§ **Supplied records**:
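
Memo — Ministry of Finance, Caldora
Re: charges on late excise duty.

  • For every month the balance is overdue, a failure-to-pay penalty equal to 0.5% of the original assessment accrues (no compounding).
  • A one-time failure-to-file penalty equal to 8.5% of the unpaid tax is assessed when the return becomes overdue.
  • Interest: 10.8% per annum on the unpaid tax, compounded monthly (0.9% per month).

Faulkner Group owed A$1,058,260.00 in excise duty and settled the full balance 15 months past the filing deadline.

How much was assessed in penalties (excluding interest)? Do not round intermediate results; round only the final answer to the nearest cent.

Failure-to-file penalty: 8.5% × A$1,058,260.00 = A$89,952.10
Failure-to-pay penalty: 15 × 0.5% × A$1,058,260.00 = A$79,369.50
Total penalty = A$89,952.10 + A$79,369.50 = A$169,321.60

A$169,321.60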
--
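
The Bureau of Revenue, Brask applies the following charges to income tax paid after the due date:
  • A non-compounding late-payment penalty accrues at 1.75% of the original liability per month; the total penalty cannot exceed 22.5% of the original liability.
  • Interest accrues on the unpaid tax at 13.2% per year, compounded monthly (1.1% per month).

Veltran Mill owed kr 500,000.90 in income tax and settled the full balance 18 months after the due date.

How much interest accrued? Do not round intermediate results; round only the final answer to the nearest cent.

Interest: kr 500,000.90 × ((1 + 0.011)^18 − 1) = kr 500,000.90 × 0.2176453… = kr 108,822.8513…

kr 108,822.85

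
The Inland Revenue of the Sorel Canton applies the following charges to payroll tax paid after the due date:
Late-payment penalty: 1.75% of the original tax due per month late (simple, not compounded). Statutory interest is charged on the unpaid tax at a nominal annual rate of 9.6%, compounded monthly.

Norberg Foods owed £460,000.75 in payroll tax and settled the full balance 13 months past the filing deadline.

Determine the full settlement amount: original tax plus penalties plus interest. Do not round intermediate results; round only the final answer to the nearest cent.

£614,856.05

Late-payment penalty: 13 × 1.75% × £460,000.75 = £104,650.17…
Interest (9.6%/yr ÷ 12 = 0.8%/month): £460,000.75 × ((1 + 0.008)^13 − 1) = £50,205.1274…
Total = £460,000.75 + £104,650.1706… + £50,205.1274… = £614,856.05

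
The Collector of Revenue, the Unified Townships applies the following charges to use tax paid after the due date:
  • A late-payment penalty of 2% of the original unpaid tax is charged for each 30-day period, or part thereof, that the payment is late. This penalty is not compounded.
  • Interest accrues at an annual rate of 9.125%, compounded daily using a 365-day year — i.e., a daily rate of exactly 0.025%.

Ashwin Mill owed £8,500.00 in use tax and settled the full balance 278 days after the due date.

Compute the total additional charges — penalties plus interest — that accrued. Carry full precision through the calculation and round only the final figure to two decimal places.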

§ **Requirement**:
Your answer should consist of the lines from the line with "Memo — Ministry of Finance, Caldora" to the line with "Faulkner Group owed" above, repeated exactly, both ends included.

§ **Task solution**:
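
Memo — Ministry of Finance, Caldora
Re: charges on late excise duty.

  • For every month the balance is overdue, a failure-to-pay penalty equal to 0.5% of the original assessment accrues (no compounding).
  • A one-time failure-to-file penalty equal to 8.5% of the unpaid tax is assessed when the return becomes overdue.
  • Interest: 10.8% per annum on the unpaid tax, compounded monthly (0.9% per month).

Faulkner Group owed A$1,058,260.00 in excise duty and settled the full balance 15 months past the filing deadline.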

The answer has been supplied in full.